Stored data:

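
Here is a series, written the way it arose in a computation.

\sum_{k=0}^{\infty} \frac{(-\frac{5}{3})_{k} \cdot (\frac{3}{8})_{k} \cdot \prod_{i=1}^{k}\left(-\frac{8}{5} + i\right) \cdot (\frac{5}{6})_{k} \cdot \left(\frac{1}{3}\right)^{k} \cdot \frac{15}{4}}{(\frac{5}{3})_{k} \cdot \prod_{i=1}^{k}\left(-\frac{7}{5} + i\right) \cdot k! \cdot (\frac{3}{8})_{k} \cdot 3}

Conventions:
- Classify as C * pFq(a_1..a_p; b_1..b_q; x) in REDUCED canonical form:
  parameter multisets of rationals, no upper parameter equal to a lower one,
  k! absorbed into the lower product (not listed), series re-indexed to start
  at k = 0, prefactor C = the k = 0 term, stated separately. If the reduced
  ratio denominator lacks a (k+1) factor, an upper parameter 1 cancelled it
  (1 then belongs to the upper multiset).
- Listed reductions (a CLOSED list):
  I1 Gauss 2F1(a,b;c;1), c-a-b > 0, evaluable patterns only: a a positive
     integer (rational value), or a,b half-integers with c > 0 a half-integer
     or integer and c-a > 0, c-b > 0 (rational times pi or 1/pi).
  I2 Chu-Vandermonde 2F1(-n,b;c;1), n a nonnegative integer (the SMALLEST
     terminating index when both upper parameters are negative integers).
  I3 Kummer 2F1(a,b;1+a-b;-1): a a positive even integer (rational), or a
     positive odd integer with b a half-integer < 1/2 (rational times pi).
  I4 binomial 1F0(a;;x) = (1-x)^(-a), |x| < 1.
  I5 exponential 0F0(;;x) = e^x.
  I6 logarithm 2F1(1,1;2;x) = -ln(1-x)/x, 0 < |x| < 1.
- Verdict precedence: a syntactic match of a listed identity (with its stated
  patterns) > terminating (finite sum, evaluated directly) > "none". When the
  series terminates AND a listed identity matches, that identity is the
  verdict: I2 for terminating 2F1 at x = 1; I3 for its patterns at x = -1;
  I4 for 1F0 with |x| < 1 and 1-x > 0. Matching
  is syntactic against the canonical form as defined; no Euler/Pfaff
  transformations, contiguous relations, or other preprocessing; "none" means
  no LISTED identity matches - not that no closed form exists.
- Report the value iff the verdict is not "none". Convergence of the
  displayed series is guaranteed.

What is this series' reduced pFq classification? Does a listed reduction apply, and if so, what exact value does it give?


At argument \frac{1}{3}: a 3F2 with upper {-\frac{5}{3}, -\frac{3}{5}, \frac{5}{6}}, lower {-\frac{2}{5}, \frac{5}{3}}, scaled by C = \frac{5}{4}. Verdict: none. A 3F2 with upper {-\frac{5}{3}, -\frac{3}{5}, \frac{5}{6}} fits none of I1-I6 at x = \frac{1}{3}; the sum runs forever.

Key observation: x = \frac{1}{3} and the parameter 3/8 appears in both the upper and lower lists and cancels.
Ratio: r(k) = \frac{1}{3} * (k-\frac{5}{3}) (k-\frac{3}{5}) (k+\frac{5}{6}) / [(k-\frac{2}{5}) (k+\frac{5}{3}) (k+1)] - rational; roots negated = parameters, x = \frac{1}{3}, C = \frac{5}{4}.


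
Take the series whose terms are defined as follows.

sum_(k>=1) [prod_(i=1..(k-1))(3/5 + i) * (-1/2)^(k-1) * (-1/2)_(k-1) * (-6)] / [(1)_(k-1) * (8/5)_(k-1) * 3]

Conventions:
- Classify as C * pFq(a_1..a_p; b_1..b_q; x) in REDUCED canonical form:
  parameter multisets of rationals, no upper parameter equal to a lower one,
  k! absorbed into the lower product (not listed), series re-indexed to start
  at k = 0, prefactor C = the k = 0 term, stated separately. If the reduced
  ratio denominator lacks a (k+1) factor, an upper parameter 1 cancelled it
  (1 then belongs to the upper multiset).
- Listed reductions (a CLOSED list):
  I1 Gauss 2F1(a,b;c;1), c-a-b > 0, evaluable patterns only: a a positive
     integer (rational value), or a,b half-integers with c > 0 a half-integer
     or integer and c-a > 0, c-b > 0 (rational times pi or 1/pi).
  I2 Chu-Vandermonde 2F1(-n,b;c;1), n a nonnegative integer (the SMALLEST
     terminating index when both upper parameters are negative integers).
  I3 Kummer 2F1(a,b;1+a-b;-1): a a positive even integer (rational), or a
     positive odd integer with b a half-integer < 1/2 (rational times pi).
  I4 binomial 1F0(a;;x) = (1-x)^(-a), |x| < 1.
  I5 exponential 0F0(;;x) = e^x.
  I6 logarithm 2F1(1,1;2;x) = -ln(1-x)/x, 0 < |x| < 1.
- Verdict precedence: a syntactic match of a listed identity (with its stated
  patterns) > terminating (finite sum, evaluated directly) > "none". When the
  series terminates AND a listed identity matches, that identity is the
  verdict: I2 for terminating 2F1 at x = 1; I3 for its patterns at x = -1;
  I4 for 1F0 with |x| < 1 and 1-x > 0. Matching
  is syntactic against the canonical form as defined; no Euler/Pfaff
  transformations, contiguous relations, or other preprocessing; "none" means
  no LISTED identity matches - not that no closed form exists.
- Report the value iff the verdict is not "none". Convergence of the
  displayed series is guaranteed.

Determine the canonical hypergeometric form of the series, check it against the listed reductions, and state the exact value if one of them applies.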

* [REQUIRED ACTION] Each line of the data must come back exactly as written.

* [FINISHED TASK]
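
Here is a series, written the way it arose in a computation.

\sum_{k=0}^{\infty} \frac{(-\frac{5}{3})_{k} \cdot (\frac{3}{8})_{k} \cdot \prod_{i=1}^{k}\left(-\frac{8}{5} + i\right) \cdot (\frac{5}{6})_{k} \cdot \left(\frac{1}{3}\right)^{k} \cdot \frac{15}{4}}{(\frac{5}{3})_{k} \cdot \prod_{i=1}^{k}\left(-\frac{7}{5} + i\right) \cdot k! \cdot (\frac{3}{8})_{k} \cdot 3}

Conventions:
- Classify as C * pFq(a_1..a_p; b_1..b_q; x) in REDUCED canonical form:
  parameter multisets of rationals, no upper parameter equal to a lower one,
  k! absorbed into the lower product (not listed), series re-indexed to start
  at k = 0, prefactor C = the k = 0 term, stated separately. If the reduced
  ratio denominator lacks a (k+1) factor, an upper parameter 1 cancelled it
  (1 then belongs to the upper multiset).
- Listed reductions (a CLOSED list):
  I1 Gauss 2F1(a,b;c;1), c-a-b > 0, evaluable patterns only: a a positive
     integer (rational value), or a,b half-integers with c > 0 a half-integer
     or integer and c-a > 0, c-b > 0 (rational times pi or 1/pi).
  I2 Chu-Vandermonde 2F1(-n,b;c;1), n a nonnegative integer (the SMALLEST
     terminating index when both upper parameters are negative integers).
  I3 Kummer 2F1(a,b;1+a-b;-1): a a positive even integer (rational), or a
     positive odd integer with b a half-integer < 1/2 (rational times pi).
  I4 binomial 1F0(a;;x) = (1-x)^(-a), |x| < 1.
  I5 exponential 0F0(;;x) = e^x.
  I6 logarithm 2F1(1,1;2;x) = -ln(1-x)/x, 0 < |x| < 1.
- Verdict precedence: a syntactic match of a listed identity (with its stated
  patterns) > terminating (finite sum, evaluated directly) > "none". When the
  series terminates AND a listed identity matches, that identity is the
  verdict: I2 for terminating 2F1 at x = 1; I3 for its patterns at x = -1;
  I4 for 1F0 with |x| < 1 and 1-x > 0. Matching
  is syntactic against the canonical form as defined; no Euler/Pfaff
  transformations, contiguous relations, or other preprocessing; "none" means
  no LISTED identity matches - not that no closed form exists.
- Report the value iff the verdict is not "none". Convergence of the
  displayed series is guaranteed.

What is this series' reduced pFq classification? Does a listed reduction apply, and if so, what exact value does it give?


At argument \frac{1}{3}: a 3F2 with upper {-\frac{5}{3}, -\frac{3}{5}, \frac{5}{6}}, lower {-\frac{2}{5}, \frac{5}{3}}, scaled by C = \frac{5}{4}. Verdict: none. A 3F2 with upper {-\frac{5}{3}, -\frac{3}{5}, \frac{5}{6}} fits none of I1-I6 at x = \frac{1}{3}; the sum runs forever.

Key observation: x = \frac{1}{3} and the parameter 3/8 appears in both the upper and lower lists and cancels.
Ratio: r(k) = \frac{1}{3} * (k-\frac{5}{3}) (k-\frac{3}{5}) (k+\frac{5}{6}) / [(k-\frac{2}{5}) (k+\frac{5}{3}) (k+1)] - rational; roots negated = parameters, x = \frac{1}{3}, C = \frac{5}{4}.


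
Take the series whose terms are defined as follows.

sum_(k>=1) [prod_(i=1..(k-1))(3/5 + i) * (-1/2)^(k-1) * (-1/2)_(k-1) * (-6)] / [(1)_(k-1) * (8/5)_(k-1) * 3]

Conventions:
- Classify as C * pFq(a_1..a_p; b_1..b_q; x) in REDUCED canonical form:
  parameter multisets of rationals, no upper parameter equal to a lower one,
  k! absorbed into the lower product (not listed), series re-indexed to start
  at k = 0, prefactor C = the k = 0 term, stated separately. If the reduced
  ratio denominator lacks a (k+1) factor, an upper parameter 1 cancelled it
  (1 then belongs to the upper multiset).
- Listed reductions (a CLOSED list):
  I1 Gauss 2F1(a,b;c;1), c-a-b > 0, evaluable patterns only: a a positive
     integer (rational value), or a,b half-integers with c > 0 a half-integer
     or integer and c-a > 0, c-b > 0 (rational times pi or 1/pi).
  I2 Chu-Vandermonde 2F1(-n,b;c;1), n a nonnegative integer (the SMALLEST
     terminating index when both upper parameters are negative integers).
  I3 Kummer 2F1(a,b;1+a-b;-1): a a positive even integer (rational), or a
     positive odd integer with b a half-integer < 1/2 (rational times pi).
  I4 binomial 1F0(a;;x) = (1-x)^(-a), |x| < 1.
  I5 exponential 0F0(;;x) = e^x.
  I6 logarithm 2F1(1,1;2;x) = -ln(1-x)/x, 0 < |x| < 1.
- Verdict precedence: a syntactic match of a listed identity (with its stated
  patterns) > terminating (finite sum, evaluated directly) > "none". When the
  series terminates AND a listed identity matches, that identity is the
  verdict: I2 for terminating 2F1 at x = 1; I3 for its patterns at x = -1;
  I4 for 1F0 with |x| < 1 and 1-x > 0. Matching
  is syntactic against the canonical form as defined; no Euler/Pfaff
  transformations, contiguous relations, or other preprocessing; "none" means
  no LISTED identity matches - not that no closed form exists.
- Report the value iff the verdict is not "none". Convergence of the
  displayed series is guaranteed.

Determine the canonical hypergeometric form of the series, check it against the listed reductions, and state the exact value if one of them applies.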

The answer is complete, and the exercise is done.